* **ASSIGNMENT**
Would you set down the complete data below, exactly as shown?

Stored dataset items
##########

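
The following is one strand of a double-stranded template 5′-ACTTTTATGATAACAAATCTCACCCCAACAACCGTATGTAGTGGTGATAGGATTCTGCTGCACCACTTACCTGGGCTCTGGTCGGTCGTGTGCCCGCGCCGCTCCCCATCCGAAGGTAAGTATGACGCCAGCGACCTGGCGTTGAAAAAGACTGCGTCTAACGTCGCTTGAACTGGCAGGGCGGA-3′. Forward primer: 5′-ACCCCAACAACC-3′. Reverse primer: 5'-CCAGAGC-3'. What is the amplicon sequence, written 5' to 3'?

5'-ACCCCAACAACCGTATGTAGTGGTGATAGGATTCTGCTGCACCACTTACCTGGGCTCTGG-3'

The forward primer matches the template at positions 22–33.
The reverse primer's reverse complement is GCTCTGG, which matches the template at positions 75–81.
The product is the template from position 22 through 81 (60 bp).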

##########

* **SOLUTION FOR THIS PROBLEM**
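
The following is one strand of a double-stranded template 5′-ACTTTTATGATAACAAATCTCACCCCAACAACCGTATGTAGTGGTGATAGGATTCTGCTGCACCACTTACCTGGGCTCTGGTCGGTCGTGTGCCCGCGCCGCTCCCCATCCGAAGGTAAGTATGACGCCAGCGACCTGGCGTTGAAAAAGACTGCGTCTAACGTCGCTTGAACTGGCAGGGCGGA-3′. Forward primer: 5′-ACCCCAACAACC-3′. Reverse primer: 5'-CCAGAGC-3'. What is the amplicon sequence, written 5' to 3'?

5'-ACCCCAACAACCGTATGTAGTGGTGATAGGATTCTGCTGCACCACTTACCTGGGCTCTGG-3'

The forward primer matches the template at positions 22–33.
The reverse primer's reverse complement is GCTCTGG, which matches the template at positions 75–81.
The product is the template from position 22 through 81 (60 bp).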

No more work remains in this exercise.